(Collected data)
────────────────────────────────────────
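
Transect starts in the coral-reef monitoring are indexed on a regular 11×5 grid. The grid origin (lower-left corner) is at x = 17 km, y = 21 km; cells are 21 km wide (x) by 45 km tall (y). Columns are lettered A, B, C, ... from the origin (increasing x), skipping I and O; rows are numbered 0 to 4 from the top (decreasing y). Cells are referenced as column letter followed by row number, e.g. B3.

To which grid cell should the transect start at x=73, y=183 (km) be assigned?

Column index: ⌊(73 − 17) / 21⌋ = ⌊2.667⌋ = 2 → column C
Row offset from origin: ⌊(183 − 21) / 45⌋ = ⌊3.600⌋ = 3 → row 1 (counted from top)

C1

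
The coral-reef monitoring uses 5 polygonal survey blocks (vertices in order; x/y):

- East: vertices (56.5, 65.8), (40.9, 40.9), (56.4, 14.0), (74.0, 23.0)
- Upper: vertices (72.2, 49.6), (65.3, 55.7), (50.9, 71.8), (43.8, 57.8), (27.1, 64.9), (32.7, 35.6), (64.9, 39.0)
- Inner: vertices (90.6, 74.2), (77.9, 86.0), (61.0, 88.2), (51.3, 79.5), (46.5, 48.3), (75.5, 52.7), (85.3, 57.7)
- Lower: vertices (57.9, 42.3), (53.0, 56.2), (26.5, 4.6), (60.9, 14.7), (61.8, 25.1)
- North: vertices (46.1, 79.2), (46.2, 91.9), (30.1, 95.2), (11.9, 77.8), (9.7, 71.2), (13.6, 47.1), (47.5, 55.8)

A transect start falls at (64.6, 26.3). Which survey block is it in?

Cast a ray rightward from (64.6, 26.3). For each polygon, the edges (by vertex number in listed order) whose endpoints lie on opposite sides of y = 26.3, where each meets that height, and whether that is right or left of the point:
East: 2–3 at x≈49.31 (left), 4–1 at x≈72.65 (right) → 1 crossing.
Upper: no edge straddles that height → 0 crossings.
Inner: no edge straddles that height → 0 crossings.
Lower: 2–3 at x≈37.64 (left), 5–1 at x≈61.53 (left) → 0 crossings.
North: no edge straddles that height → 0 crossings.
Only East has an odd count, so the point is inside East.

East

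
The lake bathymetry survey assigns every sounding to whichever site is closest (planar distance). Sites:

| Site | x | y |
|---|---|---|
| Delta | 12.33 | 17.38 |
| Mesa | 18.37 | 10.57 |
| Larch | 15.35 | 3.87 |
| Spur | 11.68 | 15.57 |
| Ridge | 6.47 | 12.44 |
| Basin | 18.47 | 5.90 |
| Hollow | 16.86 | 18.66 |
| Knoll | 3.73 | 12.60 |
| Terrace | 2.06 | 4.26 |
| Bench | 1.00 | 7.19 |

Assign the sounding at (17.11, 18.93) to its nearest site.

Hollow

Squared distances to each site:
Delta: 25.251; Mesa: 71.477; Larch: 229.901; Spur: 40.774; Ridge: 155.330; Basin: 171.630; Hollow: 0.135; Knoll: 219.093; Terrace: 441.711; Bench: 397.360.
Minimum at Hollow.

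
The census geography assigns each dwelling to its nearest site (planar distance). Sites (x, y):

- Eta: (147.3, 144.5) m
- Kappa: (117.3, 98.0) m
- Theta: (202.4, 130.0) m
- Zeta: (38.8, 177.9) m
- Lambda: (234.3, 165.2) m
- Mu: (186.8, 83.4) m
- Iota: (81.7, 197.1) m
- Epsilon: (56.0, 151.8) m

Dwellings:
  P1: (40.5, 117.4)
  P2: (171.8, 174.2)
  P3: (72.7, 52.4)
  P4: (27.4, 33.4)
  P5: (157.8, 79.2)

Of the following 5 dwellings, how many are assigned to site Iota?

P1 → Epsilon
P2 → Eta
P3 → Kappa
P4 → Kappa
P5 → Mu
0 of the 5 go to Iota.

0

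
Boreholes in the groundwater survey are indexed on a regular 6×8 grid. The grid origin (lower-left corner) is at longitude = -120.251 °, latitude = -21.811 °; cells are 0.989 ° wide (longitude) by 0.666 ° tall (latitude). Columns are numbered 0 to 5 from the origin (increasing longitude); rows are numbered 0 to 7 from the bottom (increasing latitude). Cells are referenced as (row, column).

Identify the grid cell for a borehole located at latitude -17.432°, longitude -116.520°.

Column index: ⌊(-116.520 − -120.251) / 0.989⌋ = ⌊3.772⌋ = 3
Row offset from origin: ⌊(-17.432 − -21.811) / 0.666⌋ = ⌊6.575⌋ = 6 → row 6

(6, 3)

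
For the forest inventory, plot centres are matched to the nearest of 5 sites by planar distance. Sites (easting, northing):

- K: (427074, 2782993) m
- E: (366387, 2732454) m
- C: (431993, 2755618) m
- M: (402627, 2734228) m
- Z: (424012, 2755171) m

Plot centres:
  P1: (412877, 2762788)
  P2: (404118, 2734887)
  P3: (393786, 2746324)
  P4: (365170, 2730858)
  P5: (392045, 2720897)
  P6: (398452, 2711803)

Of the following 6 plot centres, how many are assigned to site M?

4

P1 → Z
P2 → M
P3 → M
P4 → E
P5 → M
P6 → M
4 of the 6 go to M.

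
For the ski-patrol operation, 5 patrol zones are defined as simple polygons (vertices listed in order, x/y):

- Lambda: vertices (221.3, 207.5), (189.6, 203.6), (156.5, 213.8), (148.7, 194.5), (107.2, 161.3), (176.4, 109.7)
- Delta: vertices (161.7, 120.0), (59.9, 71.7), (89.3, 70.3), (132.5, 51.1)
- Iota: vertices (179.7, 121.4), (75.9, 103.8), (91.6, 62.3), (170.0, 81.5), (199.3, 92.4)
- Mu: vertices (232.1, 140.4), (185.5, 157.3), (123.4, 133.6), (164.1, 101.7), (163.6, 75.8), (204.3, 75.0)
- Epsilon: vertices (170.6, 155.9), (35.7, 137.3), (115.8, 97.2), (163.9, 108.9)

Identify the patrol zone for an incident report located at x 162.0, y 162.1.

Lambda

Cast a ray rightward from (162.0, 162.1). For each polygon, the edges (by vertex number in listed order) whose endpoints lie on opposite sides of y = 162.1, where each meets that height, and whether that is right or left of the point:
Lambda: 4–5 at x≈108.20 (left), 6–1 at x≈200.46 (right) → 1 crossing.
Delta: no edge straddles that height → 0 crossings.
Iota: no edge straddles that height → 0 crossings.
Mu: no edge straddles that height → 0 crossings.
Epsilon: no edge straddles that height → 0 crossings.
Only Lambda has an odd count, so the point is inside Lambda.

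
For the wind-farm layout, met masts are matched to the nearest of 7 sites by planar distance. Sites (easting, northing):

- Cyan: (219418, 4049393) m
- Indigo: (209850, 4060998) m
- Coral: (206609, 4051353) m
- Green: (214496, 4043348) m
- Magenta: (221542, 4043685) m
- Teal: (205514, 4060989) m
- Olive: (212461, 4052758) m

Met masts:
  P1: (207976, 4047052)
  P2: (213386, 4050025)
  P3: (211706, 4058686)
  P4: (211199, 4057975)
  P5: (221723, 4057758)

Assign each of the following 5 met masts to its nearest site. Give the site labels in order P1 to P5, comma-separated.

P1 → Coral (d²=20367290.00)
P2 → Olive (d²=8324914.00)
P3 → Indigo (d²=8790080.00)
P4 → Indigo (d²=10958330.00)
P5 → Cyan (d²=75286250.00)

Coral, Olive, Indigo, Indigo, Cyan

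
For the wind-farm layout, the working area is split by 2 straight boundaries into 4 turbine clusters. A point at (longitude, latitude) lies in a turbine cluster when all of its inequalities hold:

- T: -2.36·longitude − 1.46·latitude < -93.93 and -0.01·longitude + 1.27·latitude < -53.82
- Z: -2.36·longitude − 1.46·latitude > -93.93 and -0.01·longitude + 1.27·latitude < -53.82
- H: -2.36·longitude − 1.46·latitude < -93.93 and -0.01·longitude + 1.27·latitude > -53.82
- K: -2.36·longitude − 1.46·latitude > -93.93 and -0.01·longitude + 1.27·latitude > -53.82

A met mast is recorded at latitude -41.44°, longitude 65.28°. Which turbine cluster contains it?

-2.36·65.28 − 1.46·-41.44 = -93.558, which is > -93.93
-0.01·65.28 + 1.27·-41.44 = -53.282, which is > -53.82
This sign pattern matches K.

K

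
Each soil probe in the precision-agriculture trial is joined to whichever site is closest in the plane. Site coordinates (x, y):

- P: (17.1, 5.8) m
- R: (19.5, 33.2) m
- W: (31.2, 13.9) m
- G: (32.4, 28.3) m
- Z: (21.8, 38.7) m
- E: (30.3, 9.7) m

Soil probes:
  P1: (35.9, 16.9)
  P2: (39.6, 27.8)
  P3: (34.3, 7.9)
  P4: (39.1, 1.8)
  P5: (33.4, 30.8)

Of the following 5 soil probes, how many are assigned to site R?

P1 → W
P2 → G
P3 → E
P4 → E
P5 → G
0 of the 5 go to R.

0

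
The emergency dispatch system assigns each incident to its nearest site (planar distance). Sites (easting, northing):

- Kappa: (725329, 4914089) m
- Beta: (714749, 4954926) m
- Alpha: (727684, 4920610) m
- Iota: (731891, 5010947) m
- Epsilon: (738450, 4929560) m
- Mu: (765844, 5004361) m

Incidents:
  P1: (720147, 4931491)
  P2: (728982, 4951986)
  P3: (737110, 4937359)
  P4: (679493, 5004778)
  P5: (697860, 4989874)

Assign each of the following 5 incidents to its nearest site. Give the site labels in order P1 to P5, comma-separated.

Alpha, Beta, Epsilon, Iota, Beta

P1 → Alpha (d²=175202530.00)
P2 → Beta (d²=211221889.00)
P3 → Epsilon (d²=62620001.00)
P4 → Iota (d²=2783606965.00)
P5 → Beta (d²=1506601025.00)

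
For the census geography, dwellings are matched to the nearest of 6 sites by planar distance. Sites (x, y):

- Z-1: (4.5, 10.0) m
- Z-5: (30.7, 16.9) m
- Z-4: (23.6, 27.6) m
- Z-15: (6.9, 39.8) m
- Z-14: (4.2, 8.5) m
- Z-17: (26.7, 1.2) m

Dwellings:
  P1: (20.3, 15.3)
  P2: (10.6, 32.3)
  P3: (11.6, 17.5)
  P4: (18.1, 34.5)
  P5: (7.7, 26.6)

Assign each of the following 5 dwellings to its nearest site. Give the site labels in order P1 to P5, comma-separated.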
────────────────────────────────────────
▸ **Your goal**:
Retype the portion of the data above that starts on the line with "- Epsilon: (56.0, 151.8) m" and finishes on the line with "Boreholes in the", including both of those lines.

▸ **Written response**:
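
- Epsilon: (56.0, 151.8) m

Dwellings:
  P1: (40.5, 117.4)
  P2: (171.8, 174.2)
  P3: (72.7, 52.4)
  P4: (27.4, 33.4)
  P5: (157.8, 79.2)

Of the following 5 dwellings, how many are assigned to site Iota?

P1 → Epsilon
P2 → Eta
P3 → Kappa
P4 → Kappa
P5 → Mu
0 of the 5 go to Iota.

0

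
Boreholes in the groundwater survey are indexed on a regular 6×8 grid. The grid origin (lower-left corner) is at longitude = -120.251 °, latitude = -21.811 °; cells are 0.989 ° wide (longitude) by 0.666 ° tall (latitude). Columns are numbered 0 to 5 from the origin (increasing longitude); rows are numbered 0 to 7 from the bottom (increasing latitude). Cells are referenced as (row, column).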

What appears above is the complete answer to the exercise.